• [Work required]
Each entry must be duplicated precisely, with nothing left out.

• [Information]
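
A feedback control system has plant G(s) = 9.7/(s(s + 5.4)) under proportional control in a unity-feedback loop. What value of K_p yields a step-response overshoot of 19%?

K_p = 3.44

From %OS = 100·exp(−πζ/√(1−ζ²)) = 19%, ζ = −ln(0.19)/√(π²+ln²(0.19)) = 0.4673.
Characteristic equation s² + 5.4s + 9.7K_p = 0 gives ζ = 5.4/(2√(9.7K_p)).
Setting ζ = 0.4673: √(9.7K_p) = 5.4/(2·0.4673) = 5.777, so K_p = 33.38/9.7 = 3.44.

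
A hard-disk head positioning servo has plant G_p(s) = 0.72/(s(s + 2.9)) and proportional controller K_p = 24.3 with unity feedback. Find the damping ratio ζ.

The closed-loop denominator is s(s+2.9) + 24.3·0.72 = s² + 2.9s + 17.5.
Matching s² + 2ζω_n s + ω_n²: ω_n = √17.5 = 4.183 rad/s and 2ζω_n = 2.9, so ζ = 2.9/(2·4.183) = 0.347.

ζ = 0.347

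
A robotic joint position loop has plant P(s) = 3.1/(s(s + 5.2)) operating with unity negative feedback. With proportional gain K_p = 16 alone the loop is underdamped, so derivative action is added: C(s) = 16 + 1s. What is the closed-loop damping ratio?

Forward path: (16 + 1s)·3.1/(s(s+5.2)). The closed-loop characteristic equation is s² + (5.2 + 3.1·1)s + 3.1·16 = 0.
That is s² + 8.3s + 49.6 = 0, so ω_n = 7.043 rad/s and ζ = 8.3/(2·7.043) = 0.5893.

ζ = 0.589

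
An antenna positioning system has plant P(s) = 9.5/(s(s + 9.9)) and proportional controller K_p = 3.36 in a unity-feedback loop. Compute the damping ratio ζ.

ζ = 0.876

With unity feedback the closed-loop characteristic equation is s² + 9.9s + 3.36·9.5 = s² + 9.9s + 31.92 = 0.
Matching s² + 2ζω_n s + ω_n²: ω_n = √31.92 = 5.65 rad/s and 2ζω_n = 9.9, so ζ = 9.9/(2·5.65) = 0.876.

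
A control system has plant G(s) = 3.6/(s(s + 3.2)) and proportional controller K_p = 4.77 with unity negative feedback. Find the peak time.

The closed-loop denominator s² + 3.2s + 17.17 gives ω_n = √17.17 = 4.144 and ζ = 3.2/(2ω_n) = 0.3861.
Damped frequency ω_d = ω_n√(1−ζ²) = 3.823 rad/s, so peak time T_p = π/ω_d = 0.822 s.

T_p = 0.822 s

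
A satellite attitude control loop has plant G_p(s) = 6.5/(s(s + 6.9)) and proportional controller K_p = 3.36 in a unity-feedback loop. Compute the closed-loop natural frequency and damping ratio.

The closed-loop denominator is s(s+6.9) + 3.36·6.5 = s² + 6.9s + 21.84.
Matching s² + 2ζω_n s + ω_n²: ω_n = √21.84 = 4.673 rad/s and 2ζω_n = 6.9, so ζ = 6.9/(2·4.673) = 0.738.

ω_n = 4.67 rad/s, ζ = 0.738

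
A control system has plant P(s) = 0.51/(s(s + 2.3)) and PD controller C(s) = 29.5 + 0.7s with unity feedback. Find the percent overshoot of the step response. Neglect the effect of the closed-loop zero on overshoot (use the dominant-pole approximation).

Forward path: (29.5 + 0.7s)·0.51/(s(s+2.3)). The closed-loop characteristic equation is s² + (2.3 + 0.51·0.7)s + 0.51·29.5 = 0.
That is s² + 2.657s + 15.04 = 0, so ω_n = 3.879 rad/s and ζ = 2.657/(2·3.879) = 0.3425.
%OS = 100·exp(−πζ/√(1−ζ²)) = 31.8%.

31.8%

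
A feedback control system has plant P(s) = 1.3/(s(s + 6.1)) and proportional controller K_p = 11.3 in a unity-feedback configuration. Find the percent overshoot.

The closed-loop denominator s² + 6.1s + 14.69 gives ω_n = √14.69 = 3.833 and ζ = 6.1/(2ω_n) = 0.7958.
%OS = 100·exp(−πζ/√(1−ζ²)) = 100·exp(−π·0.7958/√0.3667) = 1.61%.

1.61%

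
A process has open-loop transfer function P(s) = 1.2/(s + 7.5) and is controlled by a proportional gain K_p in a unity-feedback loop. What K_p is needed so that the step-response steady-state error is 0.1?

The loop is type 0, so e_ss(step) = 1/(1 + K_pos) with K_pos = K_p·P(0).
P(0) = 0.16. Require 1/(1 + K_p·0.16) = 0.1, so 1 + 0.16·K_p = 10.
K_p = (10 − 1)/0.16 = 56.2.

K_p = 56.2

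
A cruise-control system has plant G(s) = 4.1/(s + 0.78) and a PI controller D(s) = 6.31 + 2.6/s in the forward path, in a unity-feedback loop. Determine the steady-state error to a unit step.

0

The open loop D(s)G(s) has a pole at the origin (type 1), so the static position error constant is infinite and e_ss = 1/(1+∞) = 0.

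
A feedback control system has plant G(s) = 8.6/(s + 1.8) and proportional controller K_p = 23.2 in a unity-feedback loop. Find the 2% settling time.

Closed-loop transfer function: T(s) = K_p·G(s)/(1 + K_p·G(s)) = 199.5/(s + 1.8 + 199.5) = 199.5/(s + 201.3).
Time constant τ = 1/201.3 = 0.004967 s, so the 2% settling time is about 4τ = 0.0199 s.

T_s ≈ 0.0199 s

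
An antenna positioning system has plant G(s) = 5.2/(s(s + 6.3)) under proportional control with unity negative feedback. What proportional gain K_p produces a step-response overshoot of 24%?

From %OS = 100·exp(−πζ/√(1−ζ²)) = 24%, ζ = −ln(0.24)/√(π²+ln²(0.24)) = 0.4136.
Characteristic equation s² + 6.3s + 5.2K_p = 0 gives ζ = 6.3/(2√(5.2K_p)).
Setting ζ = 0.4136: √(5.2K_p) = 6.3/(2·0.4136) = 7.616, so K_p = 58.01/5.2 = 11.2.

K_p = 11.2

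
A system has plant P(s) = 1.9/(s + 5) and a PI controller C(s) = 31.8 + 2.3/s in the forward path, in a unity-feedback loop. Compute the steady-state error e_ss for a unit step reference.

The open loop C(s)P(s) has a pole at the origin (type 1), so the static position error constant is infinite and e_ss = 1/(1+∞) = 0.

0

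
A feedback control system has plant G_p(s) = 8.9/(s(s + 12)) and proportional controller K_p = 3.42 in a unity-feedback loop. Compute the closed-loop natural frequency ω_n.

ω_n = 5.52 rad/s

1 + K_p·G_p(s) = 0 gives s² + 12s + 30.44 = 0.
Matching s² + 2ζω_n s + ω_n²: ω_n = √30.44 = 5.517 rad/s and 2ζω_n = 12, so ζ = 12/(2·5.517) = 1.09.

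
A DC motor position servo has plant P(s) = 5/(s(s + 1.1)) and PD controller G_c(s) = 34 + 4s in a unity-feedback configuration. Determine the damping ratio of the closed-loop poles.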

• [Output for this exercise]
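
A feedback control system has plant G(s) = 9.7/(s(s + 5.4)) under proportional control in a unity-feedback loop. What value of K_p yields a step-response overshoot of 19%?

K_p = 3.44

From %OS = 100·exp(−πζ/√(1−ζ²)) = 19%, ζ = −ln(0.19)/√(π²+ln²(0.19)) = 0.4673.
Characteristic equation s² + 5.4s + 9.7K_p = 0 gives ζ = 5.4/(2√(9.7K_p)).
Setting ζ = 0.4673: √(9.7K_p) = 5.4/(2·0.4673) = 5.777, so K_p = 33.38/9.7 = 3.44.

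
A hard-disk head positioning servo has plant G_p(s) = 0.72/(s(s + 2.9)) and proportional controller K_p = 24.3 with unity feedback. Find the damping ratio ζ.

The closed-loop denominator is s(s+2.9) + 24.3·0.72 = s² + 2.9s + 17.5.
Matching s² + 2ζω_n s + ω_n²: ω_n = √17.5 = 4.183 rad/s and 2ζω_n = 2.9, so ζ = 2.9/(2·4.183) = 0.347.

ζ = 0.347

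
A robotic joint position loop has plant P(s) = 3.1/(s(s + 5.2)) operating with unity negative feedback. With proportional gain K_p = 16 alone the loop is underdamped, so derivative action is added: C(s) = 16 + 1s. What is the closed-loop damping ratio?

Forward path: (16 + 1s)·3.1/(s(s+5.2)). The closed-loop characteristic equation is s² + (5.2 + 3.1·1)s + 3.1·16 = 0.
That is s² + 8.3s + 49.6 = 0, so ω_n = 7.043 rad/s and ζ = 8.3/(2·7.043) = 0.5893.

ζ = 0.589

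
An antenna positioning system has plant P(s) = 9.5/(s(s + 9.9)) and proportional controller K_p = 3.36 in a unity-feedback loop. Compute the damping ratio ζ.

ζ = 0.876

With unity feedback the closed-loop characteristic equation is s² + 9.9s + 3.36·9.5 = s² + 9.9s + 31.92 = 0.
Matching s² + 2ζω_n s + ω_n²: ω_n = √31.92 = 5.65 rad/s and 2ζω_n = 9.9, so ζ = 9.9/(2·5.65) = 0.876.

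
A control system has plant G(s) = 3.6/(s(s + 3.2)) and proportional controller K_p = 4.77 with unity negative feedback. Find the peak time.

The closed-loop denominator s² + 3.2s + 17.17 gives ω_n = √17.17 = 4.144 and ζ = 3.2/(2ω_n) = 0.3861.
Damped frequency ω_d = ω_n√(1−ζ²) = 3.823 rad/s, so peak time T_p = π/ω_d = 0.822 s.

T_p = 0.822 s

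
A satellite attitude control loop has plant G_p(s) = 6.5/(s(s + 6.9)) and proportional controller K_p = 3.36 in a unity-feedback loop. Compute the closed-loop natural frequency and damping ratio.

The closed-loop denominator is s(s+6.9) + 3.36·6.5 = s² + 6.9s + 21.84.
Matching s² + 2ζω_n s + ω_n²: ω_n = √21.84 = 4.673 rad/s and 2ζω_n = 6.9, so ζ = 6.9/(2·4.673) = 0.738.

ω_n = 4.67 rad/s, ζ = 0.738

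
A control system has plant P(s) = 0.51/(s(s + 2.3)) and PD controller C(s) = 29.5 + 0.7s with unity feedback. Find the percent overshoot of the step response. Neglect the effect of the closed-loop zero on overshoot (use the dominant-pole approximation).

Forward path: (29.5 + 0.7s)·0.51/(s(s+2.3)). The closed-loop characteristic equation is s² + (2.3 + 0.51·0.7)s + 0.51·29.5 = 0.
That is s² + 2.657s + 15.04 = 0, so ω_n = 3.879 rad/s and ζ = 2.657/(2·3.879) = 0.3425.
%OS = 100·exp(−πζ/√(1−ζ²)) = 31.8%.

31.8%

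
A feedback control system has plant P(s) = 1.3/(s(s + 6.1)) and proportional controller K_p = 11.3 in a unity-feedback configuration. Find the percent overshoot.

The closed-loop denominator s² + 6.1s + 14.69 gives ω_n = √14.69 = 3.833 and ζ = 6.1/(2ω_n) = 0.7958.
%OS = 100·exp(−πζ/√(1−ζ²)) = 100·exp(−π·0.7958/√0.3667) = 1.61%.

1.61%

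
A process has open-loop transfer function P(s) = 1.2/(s + 7.5) and is controlled by a proportional gain K_p in a unity-feedback loop. What K_p is needed so that the step-response steady-state error is 0.1?

The loop is type 0, so e_ss(step) = 1/(1 + K_pos) with K_pos = K_p·P(0).
P(0) = 0.16. Require 1/(1 + K_p·0.16) = 0.1, so 1 + 0.16·K_p = 10.
K_p = (10 − 1)/0.16 = 56.2.

K_p = 56.2

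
A cruise-control system has plant G(s) = 4.1/(s + 0.78) and a PI controller D(s) = 6.31 + 2.6/s in the forward path, in a unity-feedback loop. Determine the steady-state error to a unit step.

0

The open loop D(s)G(s) has a pole at the origin (type 1), so the static position error constant is infinite and e_ss = 1/(1+∞) = 0.

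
A feedback control system has plant G(s) = 8.6/(s + 1.8) and proportional controller K_p = 23.2 in a unity-feedback loop. Find the 2% settling time.

Closed-loop transfer function: T(s) = K_p·G(s)/(1 + K_p·G(s)) = 199.5/(s + 1.8 + 199.5) = 199.5/(s + 201.3).
Time constant τ = 1/201.3 = 0.004967 s, so the 2% settling time is about 4τ = 0.0199 s.

T_s ≈ 0.0199 s

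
An antenna positioning system has plant G(s) = 5.2/(s(s + 6.3)) under proportional control with unity negative feedback. What proportional gain K_p produces a step-response overshoot of 24%?

From %OS = 100·exp(−πζ/√(1−ζ²)) = 24%, ζ = −ln(0.24)/√(π²+ln²(0.24)) = 0.4136.
Characteristic equation s² + 6.3s + 5.2K_p = 0 gives ζ = 6.3/(2√(5.2K_p)).
Setting ζ = 0.4136: √(5.2K_p) = 6.3/(2·0.4136) = 7.616, so K_p = 58.01/5.2 = 11.2.

K_p = 11.2

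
A system has plant P(s) = 1.9/(s + 5) and a PI controller C(s) = 31.8 + 2.3/s in the forward path, in a unity-feedback loop. Compute the steady-state error e_ss for a unit step reference.

The open loop C(s)P(s) has a pole at the origin (type 1), so the static position error constant is infinite and e_ss = 1/(1+∞) = 0.

0

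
A feedback control system has plant G_p(s) = 8.9/(s(s + 12)) and proportional controller K_p = 3.42 in a unity-feedback loop. Compute the closed-loop natural frequency ω_n.

ω_n = 5.52 rad/s

1 + K_p·G_p(s) = 0 gives s² + 12s + 30.44 = 0.
Matching s² + 2ζω_n s + ω_n²: ω_n = √30.44 = 5.517 rad/s and 2ζω_n = 12, so ζ = 12/(2·5.517) = 1.09.

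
A DC motor position servo has plant P(s) = 5/(s(s + 1.1)) and PD controller G_c(s) = 34 + 4s in a unity-feedback configuration. Determine the damping ratio of the closed-loop poles.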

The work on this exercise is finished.